[DATA TO PROCESS Boundary: Start]

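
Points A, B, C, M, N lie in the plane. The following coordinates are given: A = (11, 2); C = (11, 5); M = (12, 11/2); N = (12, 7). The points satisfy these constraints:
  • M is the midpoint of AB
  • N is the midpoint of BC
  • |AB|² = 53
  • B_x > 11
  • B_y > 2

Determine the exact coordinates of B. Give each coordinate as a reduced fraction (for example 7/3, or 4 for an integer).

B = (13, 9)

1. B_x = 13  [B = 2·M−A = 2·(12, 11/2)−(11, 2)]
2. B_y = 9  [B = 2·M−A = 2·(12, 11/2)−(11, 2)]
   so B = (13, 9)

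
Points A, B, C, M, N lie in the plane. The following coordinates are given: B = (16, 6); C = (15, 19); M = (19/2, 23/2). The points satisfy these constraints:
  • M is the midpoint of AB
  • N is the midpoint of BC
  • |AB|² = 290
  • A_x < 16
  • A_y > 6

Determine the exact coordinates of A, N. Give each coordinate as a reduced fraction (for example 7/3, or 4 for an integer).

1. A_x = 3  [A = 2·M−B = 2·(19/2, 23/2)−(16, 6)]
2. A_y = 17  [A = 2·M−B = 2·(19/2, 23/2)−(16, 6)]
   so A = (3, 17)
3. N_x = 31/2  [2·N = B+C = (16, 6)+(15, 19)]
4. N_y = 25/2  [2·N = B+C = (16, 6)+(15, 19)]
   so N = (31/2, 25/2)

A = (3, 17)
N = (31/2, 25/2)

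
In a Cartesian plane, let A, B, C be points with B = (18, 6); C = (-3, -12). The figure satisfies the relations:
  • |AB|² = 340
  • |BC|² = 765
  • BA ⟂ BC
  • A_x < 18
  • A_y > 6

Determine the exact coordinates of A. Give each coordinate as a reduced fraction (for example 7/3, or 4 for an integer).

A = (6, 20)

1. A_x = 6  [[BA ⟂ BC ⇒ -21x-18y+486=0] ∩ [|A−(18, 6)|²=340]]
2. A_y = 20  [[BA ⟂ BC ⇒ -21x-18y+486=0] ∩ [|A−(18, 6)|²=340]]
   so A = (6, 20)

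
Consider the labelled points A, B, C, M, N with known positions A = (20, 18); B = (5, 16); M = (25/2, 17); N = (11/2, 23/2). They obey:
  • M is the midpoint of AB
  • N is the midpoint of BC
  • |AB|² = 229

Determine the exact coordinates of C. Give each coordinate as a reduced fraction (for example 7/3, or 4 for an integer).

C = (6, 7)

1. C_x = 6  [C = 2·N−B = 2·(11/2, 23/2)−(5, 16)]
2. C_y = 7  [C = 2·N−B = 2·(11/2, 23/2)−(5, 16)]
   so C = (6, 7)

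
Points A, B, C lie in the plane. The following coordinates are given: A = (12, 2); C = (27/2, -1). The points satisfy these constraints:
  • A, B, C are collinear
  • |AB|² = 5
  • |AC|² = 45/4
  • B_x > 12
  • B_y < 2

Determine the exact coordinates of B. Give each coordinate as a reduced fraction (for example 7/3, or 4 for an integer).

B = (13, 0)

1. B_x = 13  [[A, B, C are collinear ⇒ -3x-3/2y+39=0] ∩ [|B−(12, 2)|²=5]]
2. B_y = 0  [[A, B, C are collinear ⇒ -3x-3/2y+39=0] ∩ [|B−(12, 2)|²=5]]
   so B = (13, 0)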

[DATA TO PROCESS Boundary: End]

YOUR INSTRUCTIONS: Among the records above, find the lines where the word "constraints" appears and copy them.

OUTPUT FOR THIS TASK:
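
Points A, B, C, M, N lie in the plane. The following coordinates are given: A = (11, 2); C = (11, 5); M = (12, 11/2); N = (12, 7). The points satisfy these constraints:
Points A, B, C, M, N lie in the plane. The following coordinates are given: B = (16, 6); C = (15, 19); M = (19/2, 23/2). The points satisfy these constraints:
Points A, B, C lie in the plane. The following coordinates are given: A = (12, 2); C = (27/2, -1). The points satisfy these constraints: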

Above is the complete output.